**** DATA SUPPLIED ****

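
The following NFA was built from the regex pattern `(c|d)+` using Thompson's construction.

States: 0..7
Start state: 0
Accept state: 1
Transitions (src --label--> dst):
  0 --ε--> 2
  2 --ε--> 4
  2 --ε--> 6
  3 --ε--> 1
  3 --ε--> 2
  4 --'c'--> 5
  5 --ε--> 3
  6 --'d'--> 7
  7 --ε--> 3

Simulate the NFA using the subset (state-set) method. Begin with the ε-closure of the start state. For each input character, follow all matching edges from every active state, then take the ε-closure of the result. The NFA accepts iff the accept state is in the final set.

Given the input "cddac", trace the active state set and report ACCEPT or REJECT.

Answer: REJECT

Derivation:
initial (ε-close {0}): {0,2,4,6}
'c' @ 1: {1,2,3,4,5,6}  [accepting]
'd' @ 2: {1,2,3,4,6,7}  [accepting]
'd' @ 3: {1,2,3,4,6,7}  [accepting]
'a' @ 4: {}  — dead — no transitions
rest 'c' ignored (set empty)
after full input: {}  (accept=1 not in)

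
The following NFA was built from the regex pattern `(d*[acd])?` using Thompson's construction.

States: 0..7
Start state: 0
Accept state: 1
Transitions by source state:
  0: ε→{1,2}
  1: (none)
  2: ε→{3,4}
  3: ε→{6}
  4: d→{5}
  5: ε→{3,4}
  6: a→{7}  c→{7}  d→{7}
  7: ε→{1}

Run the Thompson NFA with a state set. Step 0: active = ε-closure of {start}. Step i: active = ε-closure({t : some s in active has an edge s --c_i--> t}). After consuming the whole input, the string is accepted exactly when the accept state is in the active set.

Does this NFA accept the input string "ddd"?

Answer: ACCEPT

Steps:
S₀ = ε-closure({0}) = {0,1,2,3,4,6}
'd' @ 1: {1,3,4,5,6,7}  (accept∈set)
'd' @ 2: {1,3,4,5,6,7}  (accept∈set)
'd' @ 3: {1,3,4,5,6,7}  (accept∈set)
final: {1,3,4,5,6,7}; accept 1 in set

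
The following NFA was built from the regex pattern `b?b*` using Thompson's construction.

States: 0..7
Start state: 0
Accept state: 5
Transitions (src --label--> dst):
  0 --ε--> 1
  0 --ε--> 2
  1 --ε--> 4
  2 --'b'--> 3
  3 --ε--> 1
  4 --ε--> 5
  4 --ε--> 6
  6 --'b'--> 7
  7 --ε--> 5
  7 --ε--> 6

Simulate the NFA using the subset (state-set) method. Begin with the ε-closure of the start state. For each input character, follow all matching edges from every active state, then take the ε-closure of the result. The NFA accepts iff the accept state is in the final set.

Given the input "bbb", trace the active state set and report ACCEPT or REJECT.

Answer: ACCEPT

Trace:
start: ε-closure({0}) = {0,1,2,4,5,6}
'b' @ 1: {1,3,4,5,6,7}  [accepting]
'b' @ 2: {5,6,7}  [accepting]
'b' @ 3: {5,6,7}  [accepting]
after full input: {5,6,7}  (accept=5 in)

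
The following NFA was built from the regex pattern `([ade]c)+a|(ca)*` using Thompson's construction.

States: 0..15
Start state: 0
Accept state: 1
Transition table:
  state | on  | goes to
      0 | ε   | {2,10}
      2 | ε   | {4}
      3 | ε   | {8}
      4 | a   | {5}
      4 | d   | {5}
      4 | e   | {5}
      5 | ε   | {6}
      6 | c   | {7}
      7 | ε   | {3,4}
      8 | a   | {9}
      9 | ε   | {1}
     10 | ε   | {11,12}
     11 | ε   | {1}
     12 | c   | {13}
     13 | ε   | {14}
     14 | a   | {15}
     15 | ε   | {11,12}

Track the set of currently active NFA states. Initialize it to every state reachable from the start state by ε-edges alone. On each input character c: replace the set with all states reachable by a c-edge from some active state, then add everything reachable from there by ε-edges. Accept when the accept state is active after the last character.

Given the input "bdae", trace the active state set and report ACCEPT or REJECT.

S₀ = ε-closure({0}) = {0,1,2,4,10,11,12}
'b' @ 1: {}  — state set empty
rest 'dae' ignored (set empty)
final: {}; accept 1 not in set

Answer: REJECT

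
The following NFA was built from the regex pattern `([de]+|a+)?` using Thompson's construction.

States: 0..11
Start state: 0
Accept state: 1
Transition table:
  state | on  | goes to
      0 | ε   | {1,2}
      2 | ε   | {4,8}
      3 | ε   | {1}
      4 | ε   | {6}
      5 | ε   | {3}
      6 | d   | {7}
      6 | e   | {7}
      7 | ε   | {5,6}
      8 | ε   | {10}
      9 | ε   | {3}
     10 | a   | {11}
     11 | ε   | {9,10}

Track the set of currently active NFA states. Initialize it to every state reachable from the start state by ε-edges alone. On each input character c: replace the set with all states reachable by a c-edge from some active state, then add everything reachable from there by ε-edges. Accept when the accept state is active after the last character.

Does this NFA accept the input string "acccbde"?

Answer: REJECT

Steps:
initial (ε-close {0}): {0,1,2,4,6,8,10}
'a' @ 1: {1,3,9,10,11}  [accepting]
'c' @ 2: {}  — state set empty
rest 'ccbde' ignored (set empty)
after full input: {}  (accept=1 not in)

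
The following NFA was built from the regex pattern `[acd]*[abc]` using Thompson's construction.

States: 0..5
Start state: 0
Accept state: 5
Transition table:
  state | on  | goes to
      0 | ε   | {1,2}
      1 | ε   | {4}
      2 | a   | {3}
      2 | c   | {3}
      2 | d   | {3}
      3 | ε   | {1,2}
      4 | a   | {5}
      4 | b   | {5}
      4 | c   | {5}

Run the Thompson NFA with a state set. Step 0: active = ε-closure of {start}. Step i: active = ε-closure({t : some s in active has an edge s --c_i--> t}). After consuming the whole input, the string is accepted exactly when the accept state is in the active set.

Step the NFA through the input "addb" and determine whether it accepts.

Answer: ACCEPT

Trace:
S₀ = ε-closure({0}) = {0,1,2,4}
'a' @ 1: {1,2,3,4,5}  (accept∈set)
'd' @ 2: {1,2,3,4}
'd' @ 3: {1,2,3,4}
'b' @ 4: {5}  (accept∈set)
end set {5} — state 5 in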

****

TASK STATEMENT -
Output an exact copy of the listing.

REPLY -
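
The following NFA was built from the regex pattern `(c|d)+` using Thompson's construction.

States: 0..7
Start state: 0
Accept state: 1
Transitions (src --label--> dst):
  0 --ε--> 2
  2 --ε--> 4
  2 --ε--> 6
  3 --ε--> 1
  3 --ε--> 2
  4 --'c'--> 5
  5 --ε--> 3
  6 --'d'--> 7
  7 --ε--> 3

Simulate the NFA using the subset (state-set) method. Begin with the ε-closure of the start state. For each input character, follow all matching edges from every active state, then take the ε-closure of the result. The NFA accepts iff the accept state is in the final set.

Given the input "cddac", trace the active state set and report ACCEPT or REJECT.

Answer: REJECT

Derivation:
initial (ε-close {0}): {0,2,4,6}
'c' @ 1: {1,2,3,4,5,6}  [accepting]
'd' @ 2: {1,2,3,4,6,7}  [accepting]
'd' @ 3: {1,2,3,4,6,7}  [accepting]
'a' @ 4: {}  — dead — no transitions
rest 'c' ignored (set empty)
after full input: {}  (accept=1 not in)

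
The following NFA was built from the regex pattern `(d*[acd])?` using Thompson's construction.

States: 0..7
Start state: 0
Accept state: 1
Transitions by source state:
  0: ε→{1,2}
  1: (none)
  2: ε→{3,4}
  3: ε→{6}
  4: d→{5}
  5: ε→{3,4}
  6: a→{7}  c→{7}  d→{7}
  7: ε→{1}

Run the Thompson NFA with a state set. Step 0: active = ε-closure of {start}. Step i: active = ε-closure({t : some s in active has an edge s --c_i--> t}). After consuming the whole input, the string is accepted exactly when the accept state is in the active set.

Does this NFA accept the input string "ddd"?

Answer: ACCEPT

Steps:
S₀ = ε-closure({0}) = {0,1,2,3,4,6}
'd' @ 1: {1,3,4,5,6,7}  (accept∈set)
'd' @ 2: {1,3,4,5,6,7}  (accept∈set)
'd' @ 3: {1,3,4,5,6,7}  (accept∈set)
final: {1,3,4,5,6,7}; accept 1 in set

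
The following NFA was built from the regex pattern `b?b*` using Thompson's construction.

States: 0..7
Start state: 0
Accept state: 5
Transitions (src --label--> dst):
  0 --ε--> 1
  0 --ε--> 2
  1 --ε--> 4
  2 --'b'--> 3
  3 --ε--> 1
  4 --ε--> 5
  4 --ε--> 6
  6 --'b'--> 7
  7 --ε--> 5
  7 --ε--> 6

Simulate the NFA using the subset (state-set) method. Begin with the ε-closure of the start state. For each input character, follow all matching edges from every active state, then take the ε-closure of the result. The NFA accepts iff the accept state is in the final set.

Given the input "bbb", trace the active state set and report ACCEPT or REJECT.

Answer: ACCEPT

Trace:
start: ε-closure({0}) = {0,1,2,4,5,6}
'b' @ 1: {1,3,4,5,6,7}  [accepting]
'b' @ 2: {5,6,7}  [accepting]
'b' @ 3: {5,6,7}  [accepting]
after full input: {5,6,7}  (accept=5 in)

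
The following NFA was built from the regex pattern `([ade]c)+a|(ca)*` using Thompson's construction.

States: 0..15
Start state: 0
Accept state: 1
Transition table:
  state | on  | goes to
      0 | ε   | {2,10}
      2 | ε   | {4}
      3 | ε   | {8}
      4 | a   | {5}
      4 | d   | {5}
      4 | e   | {5}
      5 | ε   | {6}
      6 | c   | {7}
      7 | ε   | {3,4}
      8 | a   | {9}
      9 | ε   | {1}
     10 | ε   | {11,12}
     11 | ε   | {1}
     12 | c   | {13}
     13 | ε   | {14}
     14 | a   | {15}
     15 | ε   | {11,12}

Track the set of currently active NFA states. Initialize it to every state reachable from the start state by ε-edges alone. On each input character c: replace the set with all states reachable by a c-edge from some active state, then add everything reachable from there by ε-edges. Accept when the accept state is active after the last character.

Given the input "bdae", trace the active state set and report ACCEPT or REJECT.

S₀ = ε-closure({0}) = {0,1,2,4,10,11,12}
'b' @ 1: {}  — state set empty
rest 'dae' ignored (set empty)
final: {}; accept 1 not in set

Answer: REJECT

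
The following NFA was built from the regex pattern `([de]+|a+)?` using Thompson's construction.

States: 0..11
Start state: 0
Accept state: 1
Transition table:
  state | on  | goes to
      0 | ε   | {1,2}
      2 | ε   | {4,8}
      3 | ε   | {1}
      4 | ε   | {6}
      5 | ε   | {3}
      6 | d   | {7}
      6 | e   | {7}
      7 | ε   | {5,6}
      8 | ε   | {10}
      9 | ε   | {3}
     10 | a   | {11}
     11 | ε   | {9,10}

Track the set of currently active NFA states. Initialize it to every state reachable from the start state by ε-edges alone. On each input character c: replace the set with all states reachable by a c-edge from some active state, then add everything reachable from there by ε-edges. Accept when the accept state is active after the last character.

Does this NFA accept the input string "acccbde"?

Answer: REJECT

Steps:
initial (ε-close {0}): {0,1,2,4,6,8,10}
'a' @ 1: {1,3,9,10,11}  [accepting]
'c' @ 2: {}  — state set empty
rest 'ccbde' ignored (set empty)
after full input: {}  (accept=1 not in)

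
The following NFA was built from the regex pattern `[acd]*[abc]` using Thompson's construction.

States: 0..5
Start state: 0
Accept state: 5
Transition table:
  state | on  | goes to
      0 | ε   | {1,2}
      1 | ε   | {4}
      2 | a   | {3}
      2 | c   | {3}
      2 | d   | {3}
      3 | ε   | {1,2}
      4 | a   | {5}
      4 | b   | {5}
      4 | c   | {5}

Run the Thompson NFA with a state set. Step 0: active = ε-closure of {start}. Step i: active = ε-closure({t : some s in active has an edge s --c_i--> t}). After consuming the whole input, the string is accepted exactly when the accept state is in the active set.

Step the NFA through the input "addb" and determine whether it accepts.

Answer: ACCEPT

Trace:
S₀ = ε-closure({0}) = {0,1,2,4}
'a' @ 1: {1,2,3,4,5}  (accept∈set)
'd' @ 2: {1,2,3,4}
'd' @ 3: {1,2,3,4}
'b' @ 4: {5}  (accept∈set)
end set {5} — state 5 in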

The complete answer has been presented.